◆ EXERCISE
A single figure is required: the number of lines below that contain "deviation".

======== DATA FOR THIS TASK ========

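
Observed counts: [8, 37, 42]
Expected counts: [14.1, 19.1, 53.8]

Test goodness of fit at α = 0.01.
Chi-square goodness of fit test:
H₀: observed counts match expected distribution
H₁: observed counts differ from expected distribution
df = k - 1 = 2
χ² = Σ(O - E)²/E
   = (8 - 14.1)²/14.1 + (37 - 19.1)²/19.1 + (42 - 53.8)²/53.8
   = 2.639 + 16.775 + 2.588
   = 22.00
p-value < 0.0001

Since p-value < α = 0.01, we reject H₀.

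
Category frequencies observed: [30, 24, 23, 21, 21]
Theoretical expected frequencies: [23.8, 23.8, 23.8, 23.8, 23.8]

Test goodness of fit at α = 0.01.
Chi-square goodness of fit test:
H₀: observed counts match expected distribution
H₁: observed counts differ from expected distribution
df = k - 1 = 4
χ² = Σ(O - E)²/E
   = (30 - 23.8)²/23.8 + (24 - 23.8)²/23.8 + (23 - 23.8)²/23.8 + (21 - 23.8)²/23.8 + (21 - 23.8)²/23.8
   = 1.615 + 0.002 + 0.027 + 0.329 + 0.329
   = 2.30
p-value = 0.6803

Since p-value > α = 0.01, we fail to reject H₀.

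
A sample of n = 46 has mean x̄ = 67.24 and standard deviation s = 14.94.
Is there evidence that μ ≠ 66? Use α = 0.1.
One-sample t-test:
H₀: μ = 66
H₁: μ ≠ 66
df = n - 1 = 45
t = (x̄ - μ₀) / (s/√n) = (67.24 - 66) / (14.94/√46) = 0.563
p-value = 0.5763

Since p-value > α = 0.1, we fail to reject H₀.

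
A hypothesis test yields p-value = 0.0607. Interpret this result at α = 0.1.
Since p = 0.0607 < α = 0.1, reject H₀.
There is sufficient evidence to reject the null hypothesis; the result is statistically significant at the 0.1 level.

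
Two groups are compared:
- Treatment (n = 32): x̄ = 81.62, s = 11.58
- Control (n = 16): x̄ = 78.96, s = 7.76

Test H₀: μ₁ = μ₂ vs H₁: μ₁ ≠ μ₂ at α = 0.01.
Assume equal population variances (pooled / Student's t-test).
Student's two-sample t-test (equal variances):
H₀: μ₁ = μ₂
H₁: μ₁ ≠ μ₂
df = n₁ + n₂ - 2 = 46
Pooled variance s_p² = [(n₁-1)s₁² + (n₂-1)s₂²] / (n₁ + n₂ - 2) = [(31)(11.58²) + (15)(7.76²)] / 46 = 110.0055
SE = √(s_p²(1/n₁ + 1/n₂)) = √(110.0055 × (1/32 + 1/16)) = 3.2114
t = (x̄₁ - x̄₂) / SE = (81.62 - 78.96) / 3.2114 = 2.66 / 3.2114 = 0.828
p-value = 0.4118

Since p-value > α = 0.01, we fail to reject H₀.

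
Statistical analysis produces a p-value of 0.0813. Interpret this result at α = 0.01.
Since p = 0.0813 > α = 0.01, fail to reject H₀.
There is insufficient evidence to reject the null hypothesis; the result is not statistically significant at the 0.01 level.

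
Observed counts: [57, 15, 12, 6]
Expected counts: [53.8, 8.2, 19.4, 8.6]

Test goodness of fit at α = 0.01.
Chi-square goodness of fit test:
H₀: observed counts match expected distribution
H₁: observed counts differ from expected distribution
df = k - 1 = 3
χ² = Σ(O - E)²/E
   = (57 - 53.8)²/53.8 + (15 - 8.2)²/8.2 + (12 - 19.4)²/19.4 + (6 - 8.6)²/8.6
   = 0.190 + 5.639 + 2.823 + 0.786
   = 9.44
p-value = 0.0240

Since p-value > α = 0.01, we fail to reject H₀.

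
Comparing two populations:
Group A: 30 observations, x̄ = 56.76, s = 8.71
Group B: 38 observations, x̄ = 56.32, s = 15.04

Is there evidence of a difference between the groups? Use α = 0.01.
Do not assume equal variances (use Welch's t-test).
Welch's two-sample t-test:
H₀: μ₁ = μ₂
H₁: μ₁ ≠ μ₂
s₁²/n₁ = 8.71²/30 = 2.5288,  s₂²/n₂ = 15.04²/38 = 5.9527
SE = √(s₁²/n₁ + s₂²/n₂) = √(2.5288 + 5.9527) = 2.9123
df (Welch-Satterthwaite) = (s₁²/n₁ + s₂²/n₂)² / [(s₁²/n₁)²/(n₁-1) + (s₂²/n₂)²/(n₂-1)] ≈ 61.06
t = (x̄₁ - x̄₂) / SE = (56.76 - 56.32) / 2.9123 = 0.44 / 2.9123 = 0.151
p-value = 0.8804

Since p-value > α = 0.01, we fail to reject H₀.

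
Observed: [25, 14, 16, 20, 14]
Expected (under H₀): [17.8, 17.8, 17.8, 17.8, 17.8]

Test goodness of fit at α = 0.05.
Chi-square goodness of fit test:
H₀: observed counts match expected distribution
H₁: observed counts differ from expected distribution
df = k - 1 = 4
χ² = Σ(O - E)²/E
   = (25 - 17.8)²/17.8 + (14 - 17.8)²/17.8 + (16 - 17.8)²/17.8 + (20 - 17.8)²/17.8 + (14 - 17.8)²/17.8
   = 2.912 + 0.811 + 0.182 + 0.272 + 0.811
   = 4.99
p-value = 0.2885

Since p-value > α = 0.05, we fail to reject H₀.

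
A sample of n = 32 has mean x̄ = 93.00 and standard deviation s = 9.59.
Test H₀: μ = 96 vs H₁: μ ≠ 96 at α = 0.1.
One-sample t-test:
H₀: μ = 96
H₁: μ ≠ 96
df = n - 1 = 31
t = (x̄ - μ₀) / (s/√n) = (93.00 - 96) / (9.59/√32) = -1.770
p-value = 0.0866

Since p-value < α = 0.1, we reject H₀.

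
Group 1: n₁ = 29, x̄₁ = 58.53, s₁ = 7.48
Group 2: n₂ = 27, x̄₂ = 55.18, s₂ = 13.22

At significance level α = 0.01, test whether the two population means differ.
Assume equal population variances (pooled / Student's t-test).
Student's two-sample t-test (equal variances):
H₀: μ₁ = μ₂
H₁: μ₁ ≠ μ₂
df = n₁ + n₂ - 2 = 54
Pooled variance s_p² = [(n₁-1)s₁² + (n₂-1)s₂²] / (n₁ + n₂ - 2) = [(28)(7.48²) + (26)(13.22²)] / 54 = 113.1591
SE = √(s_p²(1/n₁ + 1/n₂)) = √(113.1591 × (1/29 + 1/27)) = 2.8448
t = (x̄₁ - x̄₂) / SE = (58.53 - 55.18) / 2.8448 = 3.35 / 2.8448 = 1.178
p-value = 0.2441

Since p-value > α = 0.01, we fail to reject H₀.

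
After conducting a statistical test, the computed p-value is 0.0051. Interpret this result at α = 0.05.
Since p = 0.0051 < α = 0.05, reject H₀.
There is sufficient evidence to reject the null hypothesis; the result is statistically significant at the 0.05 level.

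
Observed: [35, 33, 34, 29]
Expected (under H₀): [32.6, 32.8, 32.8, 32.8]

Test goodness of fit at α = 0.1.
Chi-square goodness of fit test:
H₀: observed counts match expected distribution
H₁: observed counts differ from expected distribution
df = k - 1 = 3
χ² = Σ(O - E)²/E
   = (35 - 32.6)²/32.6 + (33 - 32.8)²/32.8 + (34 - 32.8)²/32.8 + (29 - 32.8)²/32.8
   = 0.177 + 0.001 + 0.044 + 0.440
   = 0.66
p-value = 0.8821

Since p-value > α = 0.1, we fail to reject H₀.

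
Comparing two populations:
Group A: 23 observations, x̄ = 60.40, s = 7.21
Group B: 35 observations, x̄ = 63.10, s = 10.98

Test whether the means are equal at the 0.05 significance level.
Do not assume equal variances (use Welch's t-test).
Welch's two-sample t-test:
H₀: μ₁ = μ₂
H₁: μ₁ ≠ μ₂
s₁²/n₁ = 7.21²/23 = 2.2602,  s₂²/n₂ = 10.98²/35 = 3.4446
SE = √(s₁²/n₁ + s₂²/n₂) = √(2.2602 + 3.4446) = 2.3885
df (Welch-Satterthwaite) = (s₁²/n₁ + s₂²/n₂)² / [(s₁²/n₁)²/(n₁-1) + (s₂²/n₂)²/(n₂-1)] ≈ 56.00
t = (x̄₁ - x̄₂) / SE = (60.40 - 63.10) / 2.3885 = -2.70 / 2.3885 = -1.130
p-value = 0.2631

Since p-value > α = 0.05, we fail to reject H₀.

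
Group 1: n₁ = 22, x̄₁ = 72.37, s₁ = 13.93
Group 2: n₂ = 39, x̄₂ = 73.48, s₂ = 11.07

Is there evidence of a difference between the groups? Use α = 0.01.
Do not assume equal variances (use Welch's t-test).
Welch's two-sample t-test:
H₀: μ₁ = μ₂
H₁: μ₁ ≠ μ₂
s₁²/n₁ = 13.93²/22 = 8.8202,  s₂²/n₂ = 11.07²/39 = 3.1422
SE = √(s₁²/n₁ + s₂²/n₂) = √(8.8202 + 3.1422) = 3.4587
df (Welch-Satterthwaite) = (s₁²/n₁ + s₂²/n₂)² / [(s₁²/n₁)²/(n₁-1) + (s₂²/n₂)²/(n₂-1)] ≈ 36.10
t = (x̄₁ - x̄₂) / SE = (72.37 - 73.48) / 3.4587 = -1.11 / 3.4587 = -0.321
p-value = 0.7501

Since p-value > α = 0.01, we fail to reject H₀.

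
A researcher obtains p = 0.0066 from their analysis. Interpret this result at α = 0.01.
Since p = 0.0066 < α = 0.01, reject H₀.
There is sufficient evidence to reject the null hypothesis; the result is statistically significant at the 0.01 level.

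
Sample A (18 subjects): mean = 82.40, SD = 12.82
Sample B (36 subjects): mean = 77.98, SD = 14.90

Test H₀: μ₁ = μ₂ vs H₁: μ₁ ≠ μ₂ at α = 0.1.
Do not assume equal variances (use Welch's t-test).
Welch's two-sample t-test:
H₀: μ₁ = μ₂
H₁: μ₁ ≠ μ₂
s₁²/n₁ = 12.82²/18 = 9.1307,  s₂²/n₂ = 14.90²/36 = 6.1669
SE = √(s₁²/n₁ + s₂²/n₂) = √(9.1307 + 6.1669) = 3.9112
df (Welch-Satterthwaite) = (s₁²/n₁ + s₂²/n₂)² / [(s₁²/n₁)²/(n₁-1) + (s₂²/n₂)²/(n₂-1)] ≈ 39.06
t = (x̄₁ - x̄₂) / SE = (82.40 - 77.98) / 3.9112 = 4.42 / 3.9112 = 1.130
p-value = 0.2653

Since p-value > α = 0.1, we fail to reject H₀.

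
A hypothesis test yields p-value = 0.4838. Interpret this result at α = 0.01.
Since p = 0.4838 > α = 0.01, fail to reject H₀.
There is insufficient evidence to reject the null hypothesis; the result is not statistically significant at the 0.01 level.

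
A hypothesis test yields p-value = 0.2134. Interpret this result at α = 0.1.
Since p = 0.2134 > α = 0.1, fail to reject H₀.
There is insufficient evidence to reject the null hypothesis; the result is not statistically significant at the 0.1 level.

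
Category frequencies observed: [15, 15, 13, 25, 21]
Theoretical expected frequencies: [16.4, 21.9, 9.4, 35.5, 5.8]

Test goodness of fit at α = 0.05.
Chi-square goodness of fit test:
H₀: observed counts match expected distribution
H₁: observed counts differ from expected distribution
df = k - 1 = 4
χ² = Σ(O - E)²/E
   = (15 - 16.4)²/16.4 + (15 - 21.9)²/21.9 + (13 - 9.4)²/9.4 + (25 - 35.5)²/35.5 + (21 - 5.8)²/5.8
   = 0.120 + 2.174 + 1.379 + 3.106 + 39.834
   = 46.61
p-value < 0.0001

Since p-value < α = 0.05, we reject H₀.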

========

◆ ANSWER SECTION
2